## What the exercise asks
Go to the line holding "58 | 60 | 65 |" in the entries below and write out exactly every line down to and including the line holding "The expected counts".

Extracted data entries

_ _ _ _

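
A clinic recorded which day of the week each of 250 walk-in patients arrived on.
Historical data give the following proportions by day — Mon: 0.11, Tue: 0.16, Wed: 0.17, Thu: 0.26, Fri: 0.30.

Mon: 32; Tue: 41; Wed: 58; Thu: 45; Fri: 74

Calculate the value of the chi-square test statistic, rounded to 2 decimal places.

Expected counts E_i = n·p_i: 250×0.11 = 27.5, 250×0.16 = 40, 250×0.17 = 42.5, 250×0.26 = 65, 250×0.30 = 75.
Mon: (32 − 27.5)²/27.5 = 20.25/27.5 = 0.736
Tue: (41 − 40)²/40 = 1/40 = 0.025
Wed: (58 − 42.5)²/42.5 = 240.25/42.5 = 5.653
Thu: (45 − 65)²/65 = 400/65 = 6.154
Fri: (74 − 75)²/75 = 1/75 = 0.013
Sum = 12.58

12.58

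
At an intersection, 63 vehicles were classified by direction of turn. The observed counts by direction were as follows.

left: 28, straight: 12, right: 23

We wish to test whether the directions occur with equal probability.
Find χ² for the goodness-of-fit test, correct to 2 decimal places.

Expected count for each of the 3 categories: 63/3 = 21.
cat           O        E   (O−E)²/E
left         28       21      2.333
straight     12       21      3.857
right        23       21      0.190
Sum = 6.38

6.38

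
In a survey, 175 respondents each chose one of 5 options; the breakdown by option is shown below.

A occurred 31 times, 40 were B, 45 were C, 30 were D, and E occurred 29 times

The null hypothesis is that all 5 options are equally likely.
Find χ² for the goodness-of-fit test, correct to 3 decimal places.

5.771

Expected count for each of the 5 categories: 175/5 = 35.
A: (31 − 35)²/35 = 16/35 = 0.4571
B: (40 − 35)²/35 = 25/35 = 0.7143
C: (45 − 35)²/35 = 100/35 = 2.8571
D: (30 − 35)²/35 = 25/35 = 0.7143
E: (29 − 35)²/35 = 36/35 = 1.0286
Sum = 5.771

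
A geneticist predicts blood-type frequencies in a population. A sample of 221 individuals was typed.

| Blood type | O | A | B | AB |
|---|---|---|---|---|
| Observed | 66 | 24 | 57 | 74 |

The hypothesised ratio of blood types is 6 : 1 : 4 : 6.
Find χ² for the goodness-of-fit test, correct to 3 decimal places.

Ratio total = 17. Expected counts: 221×6/17 = 78, 221×1/17 = 13, 221×4/17 = 52, 221×6/17 = 78.
χ² = (66−78)²/78 + (24−13)²/13 + (57−52)²/52 + (74−78)²/78
   = 1.8462 + 9.3077 + 0.4808 + 0.2051
Sum = 11.840

11.840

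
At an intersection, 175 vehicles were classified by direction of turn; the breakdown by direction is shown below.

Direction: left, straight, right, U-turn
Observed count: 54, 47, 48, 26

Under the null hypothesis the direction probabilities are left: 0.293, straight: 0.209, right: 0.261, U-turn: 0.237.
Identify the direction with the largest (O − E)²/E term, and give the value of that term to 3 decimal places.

U-turn, 5.774

Expected counts E_i = n·p_i: 175×0.293 = 51.275, 175×0.209 = 36.575, 175×0.261 = 45.675, 175×0.237 = 41.475.
cat           O        E   (O−E)²/E
left         54   51.275     0.1448
straight     47   36.575     2.9714
right        48   45.675     0.1183
U-turn       26   41.475     5.7740
The largest term is for U-turn: 5.774.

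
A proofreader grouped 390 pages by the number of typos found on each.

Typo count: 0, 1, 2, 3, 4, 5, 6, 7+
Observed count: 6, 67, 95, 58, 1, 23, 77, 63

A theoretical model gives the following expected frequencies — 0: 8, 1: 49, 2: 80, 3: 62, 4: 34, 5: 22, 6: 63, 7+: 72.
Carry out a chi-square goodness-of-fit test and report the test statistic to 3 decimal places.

χ² = (6−8)²/8 + (67−49)²/49 + (95−80)²/80 + (58−62)²/62 + (1−34)²/34 + (23−22)²/22 + (77−63)²/63 + (63−72)²/72
   = 0.5000 + 6.6122 + 2.8125 + 0.2581 + 32.0294 + 0.0455 + 3.1111 + 1.1250
Sum = 46.494

46.494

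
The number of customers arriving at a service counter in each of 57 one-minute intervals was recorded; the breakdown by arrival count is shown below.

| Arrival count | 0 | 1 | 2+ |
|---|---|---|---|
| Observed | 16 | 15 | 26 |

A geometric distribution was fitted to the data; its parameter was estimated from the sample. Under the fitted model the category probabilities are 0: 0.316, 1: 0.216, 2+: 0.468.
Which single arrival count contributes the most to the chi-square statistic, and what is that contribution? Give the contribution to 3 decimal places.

1, 0.587

Expected counts E_i = n·p_i: 57×0.316 = 18.012, 57×0.216 = 12.312, 57×0.468 = 26.676.
cat         O        E   (O−E)²/E
0          16   18.012     0.2247
1          15   12.312     0.5869
2+         26   26.676     0.0171
The largest term is for 1: 0.587.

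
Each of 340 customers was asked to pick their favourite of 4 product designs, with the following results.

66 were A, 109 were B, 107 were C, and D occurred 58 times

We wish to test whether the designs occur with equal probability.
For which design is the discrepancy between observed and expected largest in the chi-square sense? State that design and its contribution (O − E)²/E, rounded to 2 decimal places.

D, 8.58

Under H₀ each category has probability 1/4, so each expected count is 340/4 = 85.
A: (66 − 85)²/85 = 361/85 = 4.247
B: (109 − 85)²/85 = 576/85 = 6.776
C: (107 − 85)²/85 = 484/85 = 5.694
D: (58 − 85)²/85 = 729/85 = 8.576
The largest term is for D: 8.58.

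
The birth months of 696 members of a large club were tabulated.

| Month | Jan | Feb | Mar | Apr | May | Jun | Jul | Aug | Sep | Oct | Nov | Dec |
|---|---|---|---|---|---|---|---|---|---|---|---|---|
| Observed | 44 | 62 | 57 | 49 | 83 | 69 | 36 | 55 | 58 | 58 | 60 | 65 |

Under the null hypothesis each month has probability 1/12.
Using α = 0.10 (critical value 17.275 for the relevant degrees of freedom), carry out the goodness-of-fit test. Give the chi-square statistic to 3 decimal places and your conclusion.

Expected count for each of the 12 categories: 696/12 = 58.
χ² = (44−58)²/58 + (62−58)²/58 + (57−58)²/58 + (49−58)²/58 + (83−58)²/58 + (69−58)²/58 + (36−58)²/58 + (55−58)²/58 + (58−58)²/58 + (58−58)²/58 + (60−58)²/58 + (65−58)²/58
   = 3.3793 + 0.2759 + 0.0172 + 1.3966 + 10.7759 + 2.0862 + 8.3448 + 0.1552 + 0.0000 + 0.0000 + 0.0690 + 0.8448
Sum = 27.345
df = 11. Since 27.345 > 17.275, we reject H₀.

27.345; reject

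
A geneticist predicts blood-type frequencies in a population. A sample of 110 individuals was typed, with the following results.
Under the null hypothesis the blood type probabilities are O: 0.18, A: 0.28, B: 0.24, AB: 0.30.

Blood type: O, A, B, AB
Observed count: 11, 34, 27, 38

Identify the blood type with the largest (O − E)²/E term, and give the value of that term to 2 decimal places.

Expected counts E_i = n·p_i: 110×0.18 = 19.8, 110×0.28 = 30.8, 110×0.24 = 26.4, 110×0.30 = 33.
χ² = (11−19.8)²/19.8 + (34−30.8)²/30.8 + (27−26.4)²/26.4 + (38−33)²/33
   = 3.911 + 0.332 + 0.014 + 0.758
The largest term is for O: 3.91.

O, 3.91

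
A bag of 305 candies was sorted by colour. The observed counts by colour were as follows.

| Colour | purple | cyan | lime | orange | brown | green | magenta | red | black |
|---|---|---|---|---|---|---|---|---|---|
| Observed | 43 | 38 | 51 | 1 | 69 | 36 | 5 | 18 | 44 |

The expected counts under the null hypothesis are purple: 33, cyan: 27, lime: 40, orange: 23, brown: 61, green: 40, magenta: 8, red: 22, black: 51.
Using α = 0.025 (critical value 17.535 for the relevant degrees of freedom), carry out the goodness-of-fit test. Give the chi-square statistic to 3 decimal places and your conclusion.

35.843; reject

cat          O        E   (O−E)²/E
purple      43       33     3.0303
cyan        38       27     4.4815
lime        51       40     3.0250
orange       1       23    21.0435
brown       69       61     1.0492
green       36       40     0.4000
magenta      5        8     1.1250
red         18       22     0.7273
black       44       51     0.9608
Sum = 35.843
df = 8. Since 35.843 > 17.535, we reject H₀.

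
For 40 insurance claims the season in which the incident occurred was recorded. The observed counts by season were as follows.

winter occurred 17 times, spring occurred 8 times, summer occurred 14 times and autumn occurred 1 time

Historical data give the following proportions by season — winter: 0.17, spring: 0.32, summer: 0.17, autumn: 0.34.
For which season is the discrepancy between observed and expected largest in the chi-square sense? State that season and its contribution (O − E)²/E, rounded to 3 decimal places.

Expected counts E_i = n·p_i: 40×0.17 = 6.8, 40×0.32 = 12.8, 40×0.17 = 6.8, 40×0.34 = 13.6.
cat         O        E   (O−E)²/E
winter     17      6.8    15.3000
spring      8     12.8     1.8000
summer     14      6.8     7.6235
autumn      1     13.6    11.6735
The largest term is for winter: 15.300.

winter, 15.300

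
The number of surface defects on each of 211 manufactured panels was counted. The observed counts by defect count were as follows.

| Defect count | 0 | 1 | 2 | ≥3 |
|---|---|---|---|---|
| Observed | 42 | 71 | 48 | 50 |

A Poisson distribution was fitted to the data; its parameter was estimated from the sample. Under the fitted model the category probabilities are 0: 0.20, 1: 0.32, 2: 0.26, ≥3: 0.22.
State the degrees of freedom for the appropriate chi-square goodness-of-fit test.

There are k = 4 categories and 1 parameter estimated from the data, so df = 4 − 1 − 1 = 2.

2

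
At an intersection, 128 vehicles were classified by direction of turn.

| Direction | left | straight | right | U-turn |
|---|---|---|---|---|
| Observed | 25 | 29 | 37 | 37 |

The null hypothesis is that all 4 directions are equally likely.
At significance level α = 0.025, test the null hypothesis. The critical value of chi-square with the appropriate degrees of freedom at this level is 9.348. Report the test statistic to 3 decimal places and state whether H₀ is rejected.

Under H₀ each category has probability 1/4, so each expected count is 128/4 = 32.
cat           O        E   (O−E)²/E
left         25       32     1.5313
straight     29       32     0.2813
right        37       32     0.7813
U-turn       37       32     0.7813
Sum = 3.375
df = 3. Since 3.375 < 9.348, we do not reject H₀.

3.375; do not reject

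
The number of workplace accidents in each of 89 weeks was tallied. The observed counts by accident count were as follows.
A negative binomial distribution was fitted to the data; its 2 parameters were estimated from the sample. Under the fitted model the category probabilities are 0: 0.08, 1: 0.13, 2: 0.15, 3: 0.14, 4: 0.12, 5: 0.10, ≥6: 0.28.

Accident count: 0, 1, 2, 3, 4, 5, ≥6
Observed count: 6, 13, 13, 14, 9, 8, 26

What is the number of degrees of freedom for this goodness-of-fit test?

There are k = 7 categories and 2 parameters estimated from the data, so df = 7 − 1 − 2 = 4.

4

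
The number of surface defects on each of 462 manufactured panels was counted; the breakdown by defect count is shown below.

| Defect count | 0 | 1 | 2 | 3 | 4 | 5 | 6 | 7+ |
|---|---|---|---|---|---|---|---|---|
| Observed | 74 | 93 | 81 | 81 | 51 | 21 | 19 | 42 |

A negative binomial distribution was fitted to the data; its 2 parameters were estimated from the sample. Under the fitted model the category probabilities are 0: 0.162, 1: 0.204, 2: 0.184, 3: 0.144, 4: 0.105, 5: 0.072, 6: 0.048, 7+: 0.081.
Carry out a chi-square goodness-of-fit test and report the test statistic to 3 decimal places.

9.027

Expected counts E_i = n·p_i: 462×0.162 = 74.844, 462×0.204 = 94.248, 462×0.184 = 85.008, 462×0.144 = 66.528, 462×0.105 = 48.51, 462×0.072 = 33.264, 462×0.048 = 22.176, 462×0.081 = 37.422.
0: (74 − 74.844)²/74.844 = 0.712336/74.844 = 0.0095
1: (93 − 94.248)²/94.248 = 1.557504/94.248 = 0.0165
2: (81 − 85.008)²/85.008 = 16.064064/85.008 = 0.1890
3: (81 − 66.528)²/66.528 = 209.438784/66.528 = 3.1481
4: (51 − 48.51)²/48.51 = 6.2001/48.51 = 0.1278
5: (21 − 33.264)²/33.264 = 150.405696/33.264 = 4.5216
6: (19 − 22.176)²/22.176 = 10.086976/22.176 = 0.4549
7+: (42 − 37.422)²/37.422 = 20.958084/37.422 = 0.5600
Sum = 9.027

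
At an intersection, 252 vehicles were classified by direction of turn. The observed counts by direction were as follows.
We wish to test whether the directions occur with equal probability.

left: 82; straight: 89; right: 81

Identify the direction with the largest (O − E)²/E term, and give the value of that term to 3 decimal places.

straight, 0.298

Expected count for each of the 3 categories: 252/3 = 84.
left: (82 − 84)²/84 = 4/84 = 0.0476
straight: (89 − 84)²/84 = 25/84 = 0.2976
right: (81 − 84)²/84 = 9/84 = 0.1071
The largest term is for straight: 0.298.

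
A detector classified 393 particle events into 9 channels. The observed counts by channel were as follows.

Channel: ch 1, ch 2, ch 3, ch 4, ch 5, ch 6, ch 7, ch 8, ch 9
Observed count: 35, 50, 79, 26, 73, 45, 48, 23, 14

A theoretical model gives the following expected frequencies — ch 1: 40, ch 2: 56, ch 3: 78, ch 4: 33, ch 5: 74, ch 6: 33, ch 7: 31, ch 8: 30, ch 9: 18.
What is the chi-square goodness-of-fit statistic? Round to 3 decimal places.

18.987

ch 1: (35 − 40)²/40 = 25/40 = 0.6250
ch 2: (50 − 56)²/56 = 36/56 = 0.6429
ch 3: (79 − 78)²/78 = 1/78 = 0.0128
ch 4: (26 − 33)²/33 = 49/33 = 1.4848
ch 5: (73 − 74)²/74 = 1/74 = 0.0135
ch 6: (45 − 33)²/33 = 144/33 = 4.3636
ch 7: (48 − 31)²/31 = 289/31 = 9.3226
ch 8: (23 − 30)²/30 = 49/30 = 1.6333
ch 9: (14 − 18)²/18 = 16/18 = 0.8889
Sum = 18.987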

_ _ _ _

## Task result
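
| Observed | 44 | 62 | 57 | 49 | 83 | 69 | 36 | 55 | 58 | 58 | 60 | 65 |

Under the null hypothesis each month has probability 1/12.
Using α = 0.10 (critical value 17.275 for the relevant degrees of freedom), carry out the goodness-of-fit test. Give the chi-square statistic to 3 decimal places and your conclusion.

Expected count for each of the 12 categories: 696/12 = 58.
χ² = (44−58)²/58 + (62−58)²/58 + (57−58)²/58 + (49−58)²/58 + (83−58)²/58 + (69−58)²/58 + (36−58)²/58 + (55−58)²/58 + (58−58)²/58 + (58−58)²/58 + (60−58)²/58 + (65−58)²/58
   = 3.3793 + 0.2759 + 0.0172 + 1.3966 + 10.7759 + 2.0862 + 8.3448 + 0.1552 + 0.0000 + 0.0000 + 0.0690 + 0.8448
Sum = 27.345
df = 11. Since 27.345 > 17.275, we reject H₀.

27.345; reject

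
A geneticist predicts blood-type frequencies in a population. A sample of 110 individuals was typed, with the following results.
Under the null hypothesis the blood type probabilities are O: 0.18, A: 0.28, B: 0.24, AB: 0.30.

Blood type: O, A, B, AB
Observed count: 11, 34, 27, 38

Identify the blood type with the largest (O − E)²/E term, and give the value of that term to 2 decimal places.

Expected counts E_i = n·p_i: 110×0.18 = 19.8, 110×0.28 = 30.8, 110×0.24 = 26.4, 110×0.30 = 33.
χ² = (11−19.8)²/19.8 + (34−30.8)²/30.8 + (27−26.4)²/26.4 + (38−33)²/33
   = 3.911 + 0.332 + 0.014 + 0.758
The largest term is for O: 3.91.

O, 3.91

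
A bag of 305 candies was sorted by colour. The observed counts by colour were as follows.

| Colour | purple | cyan | lime | orange | brown | green | magenta | red | black |
|---|---|---|---|---|---|---|---|---|---|
| Observed | 43 | 38 | 51 | 1 | 69 | 36 | 5 | 18 | 44 |

The expected counts under the null hypothesis are purple: 33, cyan: 27, lime: 40, orange: 23, brown: 61, green: 40, magenta: 8, red: 22, black: 51.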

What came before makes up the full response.